## [TASK STATEMENT]
The answer should consist of every line in the material below that has the word "order".

━━ INFORMATION SHOWN ━━

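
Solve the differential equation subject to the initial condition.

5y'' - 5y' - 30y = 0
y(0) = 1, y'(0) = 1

General solution: y = C₁e^(3x) + C₂e^(-2x)
Applying ICs: C₁ = 3/5, C₂ = 2/5
Particular solution: y = (3/5)e^(3x) + (2/5)e^(-2x)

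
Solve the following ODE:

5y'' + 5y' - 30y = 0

Characteristic equation: 5r² + 5r - 30 = 0
Divide by 5: r² + r - 6 = 0
Roots: r = 2, -3 (distinct real)
General solution: y = C₁e^(2x) + C₂e^(-3x)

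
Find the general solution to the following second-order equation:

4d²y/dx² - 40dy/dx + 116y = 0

Characteristic equation: 4r² - 40r + 116 = 0
Divide by 4: r² - 10r + 29 = 0
Roots: r = 5 ± 2i (complex conjugates)
General solution: y = e^(5x)(C₁cos(2x) + C₂sin(2x))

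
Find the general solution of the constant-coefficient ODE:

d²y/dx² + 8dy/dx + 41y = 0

Characteristic equation: r² + 8r + 41 = 0
Roots: r = -4 ± 5i (complex conjugates)
General solution: y = e^(-4x)(C₁cos(5x) + C₂sin(5x))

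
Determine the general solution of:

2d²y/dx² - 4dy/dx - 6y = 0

Characteristic equation: 2r² - 4r - 6 = 0
Divide by 2: r² - 2r - 3 = 0
Roots: r = 3, -1 (distinct real)
General solution: y = C₁e^(3x) + C₂e^(-x)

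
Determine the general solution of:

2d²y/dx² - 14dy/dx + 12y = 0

Characteristic equation: 2r² - 14r + 12 = 0
Divide by 2: r² - 7r + 6 = 0
Roots: r = 1, 6 (distinct real)
General solution: y = C₁e^x + C₂e^(6x)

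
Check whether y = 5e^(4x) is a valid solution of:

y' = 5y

Verification:
y = 5e^(4x)
y' = 20e^(4x)
But 5y = 25e^(4x)
y' ≠ 5y — the derivative does not match

No, it is not a solution.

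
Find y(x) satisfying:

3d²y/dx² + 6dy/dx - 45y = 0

Characteristic equation: 3r² + 6r - 45 = 0
Divide by 3: r² + 2r - 15 = 0
Roots: r = 3, -5 (distinct real)
General solution: y = C₁e^(3x) + C₂e^(-5x)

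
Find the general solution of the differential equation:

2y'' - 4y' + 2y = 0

Characteristic equation: 2r² - 4r + 2 = 0
Divide by 2: r² - 2r + 1 = 0
Factored: (r - 1)² = 0
Repeated root: r = 1
General solution: y = (C₁ + C₂x)e^x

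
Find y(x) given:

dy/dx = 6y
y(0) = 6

General solution: y = Ce^(6x)
Applying IC y(0) = 6:
Particular solution: y = 6e^(6x)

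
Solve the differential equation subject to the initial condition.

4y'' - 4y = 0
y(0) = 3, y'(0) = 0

General solution: y = C₁e^x + C₂e^(-x)
Applying ICs: C₁ = 3/2, C₂ = 3/2
Particular solution: y = (3/2)e^x + (3/2)e^(-x)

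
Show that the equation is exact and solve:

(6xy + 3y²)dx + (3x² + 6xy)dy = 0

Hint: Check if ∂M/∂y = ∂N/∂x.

Verify exactness: ∂M/∂y = ∂N/∂x ✓
Find F(x,y) such that ∂F/∂x = M, ∂F/∂y = N
Solution: 3x²y + 3xy² = C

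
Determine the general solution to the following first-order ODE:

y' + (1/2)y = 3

Using integrating factor method:

General solution: y = 6 + Ce^(-x/2)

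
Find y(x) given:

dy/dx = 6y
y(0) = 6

General solution: y = Ce^(6x)
Applying IC y(0) = 6:
Particular solution: y = 6e^(6x)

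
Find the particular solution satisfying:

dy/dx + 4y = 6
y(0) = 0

General solution: y = 3/2 + Ce^(-4x)
Applying y(0) = 0: C = 0 - 3/2 = -3/2
Particular solution: y = 3/2 - (3/2)e^(-4x)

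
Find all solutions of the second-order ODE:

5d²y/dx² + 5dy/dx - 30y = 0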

━━━

## [OUTPUT OF THE EXERCISE]
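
Find the general solution to the following second-order equation:
Determine the general solution to the following first-order ODE:
Find all solutions of the second-order ODE: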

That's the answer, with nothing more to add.